** SUPPLIED RECORDS follows **
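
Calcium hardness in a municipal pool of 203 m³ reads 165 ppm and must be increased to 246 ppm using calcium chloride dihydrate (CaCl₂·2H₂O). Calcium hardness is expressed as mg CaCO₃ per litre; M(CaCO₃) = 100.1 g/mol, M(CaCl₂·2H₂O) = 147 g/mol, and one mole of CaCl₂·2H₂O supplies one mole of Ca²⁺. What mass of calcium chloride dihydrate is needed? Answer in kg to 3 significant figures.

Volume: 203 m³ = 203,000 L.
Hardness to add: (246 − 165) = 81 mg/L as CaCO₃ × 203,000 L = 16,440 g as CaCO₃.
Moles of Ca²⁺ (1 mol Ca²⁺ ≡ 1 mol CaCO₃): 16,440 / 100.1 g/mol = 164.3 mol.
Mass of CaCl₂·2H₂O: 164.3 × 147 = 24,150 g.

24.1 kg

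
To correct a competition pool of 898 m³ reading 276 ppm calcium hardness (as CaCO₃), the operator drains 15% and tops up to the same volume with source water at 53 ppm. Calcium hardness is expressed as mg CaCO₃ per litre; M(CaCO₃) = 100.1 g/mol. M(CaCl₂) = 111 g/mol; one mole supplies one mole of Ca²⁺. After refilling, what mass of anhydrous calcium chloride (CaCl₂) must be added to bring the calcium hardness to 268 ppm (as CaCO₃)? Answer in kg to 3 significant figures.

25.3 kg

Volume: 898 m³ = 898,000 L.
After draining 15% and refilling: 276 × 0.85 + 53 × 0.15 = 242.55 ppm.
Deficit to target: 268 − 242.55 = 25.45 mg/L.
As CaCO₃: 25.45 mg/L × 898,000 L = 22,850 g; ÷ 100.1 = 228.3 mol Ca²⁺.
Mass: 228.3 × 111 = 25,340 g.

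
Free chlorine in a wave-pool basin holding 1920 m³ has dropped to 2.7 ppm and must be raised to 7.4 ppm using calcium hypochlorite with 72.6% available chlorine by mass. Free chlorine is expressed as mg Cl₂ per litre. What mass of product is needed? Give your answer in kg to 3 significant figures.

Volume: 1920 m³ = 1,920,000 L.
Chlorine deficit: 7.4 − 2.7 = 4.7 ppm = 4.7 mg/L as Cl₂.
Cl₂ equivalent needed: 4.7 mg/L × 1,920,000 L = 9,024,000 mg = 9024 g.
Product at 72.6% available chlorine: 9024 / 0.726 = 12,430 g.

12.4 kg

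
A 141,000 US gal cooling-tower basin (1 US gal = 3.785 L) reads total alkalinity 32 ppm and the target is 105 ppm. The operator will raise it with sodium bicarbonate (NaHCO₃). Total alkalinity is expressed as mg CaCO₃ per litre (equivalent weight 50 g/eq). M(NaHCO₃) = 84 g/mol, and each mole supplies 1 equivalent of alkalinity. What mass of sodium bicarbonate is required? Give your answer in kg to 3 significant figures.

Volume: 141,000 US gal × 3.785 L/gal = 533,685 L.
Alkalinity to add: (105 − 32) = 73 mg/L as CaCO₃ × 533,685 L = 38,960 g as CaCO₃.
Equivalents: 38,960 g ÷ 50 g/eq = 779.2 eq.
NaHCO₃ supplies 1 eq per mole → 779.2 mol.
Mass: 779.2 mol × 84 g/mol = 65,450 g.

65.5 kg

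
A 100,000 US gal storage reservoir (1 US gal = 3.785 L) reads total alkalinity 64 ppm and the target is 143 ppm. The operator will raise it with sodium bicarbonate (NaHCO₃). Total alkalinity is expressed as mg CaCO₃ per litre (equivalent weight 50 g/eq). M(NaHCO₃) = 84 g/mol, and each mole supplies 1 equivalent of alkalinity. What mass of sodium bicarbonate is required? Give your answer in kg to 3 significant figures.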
** End of SUPPLIED RECORDS **
WHAT THIS TASK INVOLVES:
Transcribe each record exactly as it is written above.

ANSWER AREA:
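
Calcium hardness in a municipal pool of 203 m³ reads 165 ppm and must be increased to 246 ppm using calcium chloride dihydrate (CaCl₂·2H₂O). Calcium hardness is expressed as mg CaCO₃ per litre; M(CaCO₃) = 100.1 g/mol, M(CaCl₂·2H₂O) = 147 g/mol, and one mole of CaCl₂·2H₂O supplies one mole of Ca²⁺. What mass of calcium chloride dihydrate is needed? Answer in kg to 3 significant figures.

Volume: 203 m³ = 203,000 L.
Hardness to add: (246 − 165) = 81 mg/L as CaCO₃ × 203,000 L = 16,440 g as CaCO₃.
Moles of Ca²⁺ (1 mol Ca²⁺ ≡ 1 mol CaCO₃): 16,440 / 100.1 g/mol = 164.3 mol.
Mass of CaCl₂·2H₂O: 164.3 × 147 = 24,150 g.

24.1 kg

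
To correct a competition pool of 898 m³ reading 276 ppm calcium hardness (as CaCO₃), the operator drains 15% and tops up to the same volume with source water at 53 ppm. Calcium hardness is expressed as mg CaCO₃ per litre; M(CaCO₃) = 100.1 g/mol. M(CaCl₂) = 111 g/mol; one mole supplies one mole of Ca²⁺. After refilling, what mass of anhydrous calcium chloride (CaCl₂) must be added to bring the calcium hardness to 268 ppm (as CaCO₃)? Answer in kg to 3 significant figures.

25.3 kg

Volume: 898 m³ = 898,000 L.
After draining 15% and refilling: 276 × 0.85 + 53 × 0.15 = 242.55 ppm.
Deficit to target: 268 − 242.55 = 25.45 mg/L.
As CaCO₃: 25.45 mg/L × 898,000 L = 22,850 g; ÷ 100.1 = 228.3 mol Ca²⁺.
Mass: 228.3 × 111 = 25,340 g.

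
Free chlorine in a wave-pool basin holding 1920 m³ has dropped to 2.7 ppm and must be raised to 7.4 ppm using calcium hypochlorite with 72.6% available chlorine by mass. Free chlorine is expressed as mg Cl₂ per litre. What mass of product is needed? Give your answer in kg to 3 significant figures.

Volume: 1920 m³ = 1,920,000 L.
Chlorine deficit: 7.4 − 2.7 = 4.7 ppm = 4.7 mg/L as Cl₂.
Cl₂ equivalent needed: 4.7 mg/L × 1,920,000 L = 9,024,000 mg = 9024 g.
Product at 72.6% available chlorine: 9024 / 0.726 = 12,430 g.

12.4 kg

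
A 141,000 US gal cooling-tower basin (1 US gal = 3.785 L) reads total alkalinity 32 ppm and the target is 105 ppm. The operator will raise it with sodium bicarbonate (NaHCO₃). Total alkalinity is expressed as mg CaCO₃ per litre (equivalent weight 50 g/eq). M(NaHCO₃) = 84 g/mol, and each mole supplies 1 equivalent of alkalinity. What mass of sodium bicarbonate is required? Give your answer in kg to 3 significant figures.

Volume: 141,000 US gal × 3.785 L/gal = 533,685 L.
Alkalinity to add: (105 − 32) = 73 mg/L as CaCO₃ × 533,685 L = 38,960 g as CaCO₃.
Equivalents: 38,960 g ÷ 50 g/eq = 779.2 eq.
NaHCO₃ supplies 1 eq per mole → 779.2 mol.
Mass: 779.2 mol × 84 g/mol = 65,450 g.

65.5 kg

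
A 100,000 US gal storage reservoir (1 US gal = 3.785 L) reads total alkalinity 64 ppm and the target is 143 ppm. The operator will raise it with sodium bicarbonate (NaHCO₃). Total alkalinity is expressed as mg CaCO₃ per litre (equivalent weight 50 g/eq). M(NaHCO₃) = 84 g/mol, and each mole supplies 1 equivalent of alkalinity. What mass of sodium bicarbonate is required? Give your answer in kg to 3 significant figures.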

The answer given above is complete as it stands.